§ Task
Copy out exactly the stretch of the listing below that begins at the line containing "10. green wooden bead on tray 3" and ends at the line containing "23. red wooden bead on tray 5", and copy nothing outside it.

§ Records supplied
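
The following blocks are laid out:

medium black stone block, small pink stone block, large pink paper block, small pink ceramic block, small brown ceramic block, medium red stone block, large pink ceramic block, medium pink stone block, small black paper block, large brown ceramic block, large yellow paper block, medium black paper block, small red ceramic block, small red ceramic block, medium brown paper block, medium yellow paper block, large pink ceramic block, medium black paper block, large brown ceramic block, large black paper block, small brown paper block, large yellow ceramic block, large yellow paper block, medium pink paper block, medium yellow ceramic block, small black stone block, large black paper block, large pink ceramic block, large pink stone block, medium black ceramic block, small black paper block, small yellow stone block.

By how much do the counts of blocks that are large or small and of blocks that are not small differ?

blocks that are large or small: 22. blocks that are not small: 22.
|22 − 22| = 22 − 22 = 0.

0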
==
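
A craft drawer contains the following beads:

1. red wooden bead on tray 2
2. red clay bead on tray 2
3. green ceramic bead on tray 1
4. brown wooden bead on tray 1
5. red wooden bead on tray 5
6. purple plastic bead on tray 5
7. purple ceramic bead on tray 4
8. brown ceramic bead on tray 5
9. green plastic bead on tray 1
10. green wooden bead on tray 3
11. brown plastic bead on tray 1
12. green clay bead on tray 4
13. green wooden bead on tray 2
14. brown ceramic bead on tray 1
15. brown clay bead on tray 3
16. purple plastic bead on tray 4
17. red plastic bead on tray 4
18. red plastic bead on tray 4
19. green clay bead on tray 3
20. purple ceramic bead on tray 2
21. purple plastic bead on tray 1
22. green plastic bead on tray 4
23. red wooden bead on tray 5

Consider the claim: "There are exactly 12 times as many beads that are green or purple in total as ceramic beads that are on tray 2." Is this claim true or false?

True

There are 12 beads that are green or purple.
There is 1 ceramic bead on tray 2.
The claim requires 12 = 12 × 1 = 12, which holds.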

§ Solution to this exercise
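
10. green wooden bead on tray 3
11. brown plastic bead on tray 1
12. green clay bead on tray 4
13. green wooden bead on tray 2
14. brown ceramic bead on tray 1
15. brown clay bead on tray 3
16. purple plastic bead on tray 4
17. red plastic bead on tray 4
18. red plastic bead on tray 4
19. green clay bead on tray 3
20. purple ceramic bead on tray 2
21. purple plastic bead on tray 1
22. green plastic bead on tray 4
23. red wooden bead on tray 5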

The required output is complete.